## Task item
Across the entries below, how many lines include the word "syntactic"? Reply with only the number.

Data to examine START

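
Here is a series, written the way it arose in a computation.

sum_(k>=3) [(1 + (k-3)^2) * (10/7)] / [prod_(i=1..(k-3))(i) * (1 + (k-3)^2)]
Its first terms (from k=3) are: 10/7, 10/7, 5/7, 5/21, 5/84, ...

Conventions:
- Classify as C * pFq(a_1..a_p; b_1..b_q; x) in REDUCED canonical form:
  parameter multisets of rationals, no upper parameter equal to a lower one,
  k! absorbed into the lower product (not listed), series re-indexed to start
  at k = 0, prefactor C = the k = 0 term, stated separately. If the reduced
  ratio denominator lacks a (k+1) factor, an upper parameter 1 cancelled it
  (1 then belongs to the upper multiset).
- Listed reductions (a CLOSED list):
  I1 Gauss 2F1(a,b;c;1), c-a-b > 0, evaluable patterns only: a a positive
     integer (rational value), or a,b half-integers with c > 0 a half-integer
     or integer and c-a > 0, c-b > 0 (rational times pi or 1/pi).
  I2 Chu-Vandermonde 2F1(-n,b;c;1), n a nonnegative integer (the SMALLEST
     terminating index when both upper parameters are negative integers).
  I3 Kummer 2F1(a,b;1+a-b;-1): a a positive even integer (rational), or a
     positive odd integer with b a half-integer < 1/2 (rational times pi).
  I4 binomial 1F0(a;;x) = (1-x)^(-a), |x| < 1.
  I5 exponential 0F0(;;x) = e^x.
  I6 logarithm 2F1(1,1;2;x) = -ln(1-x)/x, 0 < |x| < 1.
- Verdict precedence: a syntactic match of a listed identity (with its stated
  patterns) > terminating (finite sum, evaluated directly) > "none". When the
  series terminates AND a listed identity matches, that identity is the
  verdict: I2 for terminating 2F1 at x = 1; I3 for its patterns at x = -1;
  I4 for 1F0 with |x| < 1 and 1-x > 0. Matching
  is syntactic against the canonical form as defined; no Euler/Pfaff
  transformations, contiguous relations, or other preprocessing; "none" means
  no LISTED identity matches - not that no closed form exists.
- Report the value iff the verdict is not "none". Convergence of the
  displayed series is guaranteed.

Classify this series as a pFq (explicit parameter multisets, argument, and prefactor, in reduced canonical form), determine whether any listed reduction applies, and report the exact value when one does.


At argument 1: a 0F0 with upper {-}, lower {-}, scaled by C = 10/7. Verdict: this is the exponential series (I5) (the 0F0 exponential series at x = 1). Exact value: (10/7) * e^(1).

The tell: from the first term 10/7: k^2 + 1 divides numerator and denominator alike; prefactor 10/7 after cancelling.
Term ratio: r(k) = 1 * 1 / [(k+1)] - rational in k. x = 1; t_0 = 10/7; negate the roots.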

Data to examine END

## Solution for this task
2